WHAT YOU WILL DO:
A verbatim copy of every entry is required. Produce it now.

DATA SUPPLIED START

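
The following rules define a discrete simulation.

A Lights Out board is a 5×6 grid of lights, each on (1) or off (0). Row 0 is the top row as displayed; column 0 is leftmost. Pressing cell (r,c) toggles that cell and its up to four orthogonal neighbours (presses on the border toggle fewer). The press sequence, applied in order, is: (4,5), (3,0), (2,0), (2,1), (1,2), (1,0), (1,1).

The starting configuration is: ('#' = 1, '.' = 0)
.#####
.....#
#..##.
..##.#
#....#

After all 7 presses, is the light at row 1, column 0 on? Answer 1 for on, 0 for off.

1

[0] .#####
.....#
#..##.
..##.#
#....#
[1] .#####
.....#
#..##.
..##..
#...#.
[2] .#####
.....#
...##.
####..
....#.
[3] .#####
#....#
##.##.
.###..
....#.
[4] .#####
##...#
..###.
..##..
....#.
[5] .#.###
#.##.#
...##.
..##..
....#.
[6] ##.###
.###.#
#..##.
..##..
....#.
[7] #..###
#..#.#
##.##.
..##..
....#.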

DATA SUPPLIED END

ANSWER TO THIS TASK:
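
The following rules define a discrete simulation.

A Lights Out board is a 5×6 grid of lights, each on (1) or off (0). Row 0 is the top row as displayed; column 0 is leftmost. Pressing cell (r,c) toggles that cell and its up to four orthogonal neighbours (presses on the border toggle fewer). The press sequence, applied in order, is: (4,5), (3,0), (2,0), (2,1), (1,2), (1,0), (1,1).

The starting configuration is: ('#' = 1, '.' = 0)
.#####
.....#
#..##.
..##.#
#....#

After all 7 presses, is the light at row 1, column 0 on? Answer 1 for on, 0 for off.

1

[0] .#####
.....#
#..##.
..##.#
#....#
[1] .#####
.....#
#..##.
..##..
#...#.
[2] .#####
.....#
...##.
####..
....#.
[3] .#####
#....#
##.##.
.###..
....#.
[4] .#####
##...#
..###.
..##..
....#.
[5] .#.###
#.##.#
...##.
..##..
....#.
[6] ##.###
.###.#
#..##.
..##..
....#.
[7] #..###
#..#.#
##.##.
..##..
....#.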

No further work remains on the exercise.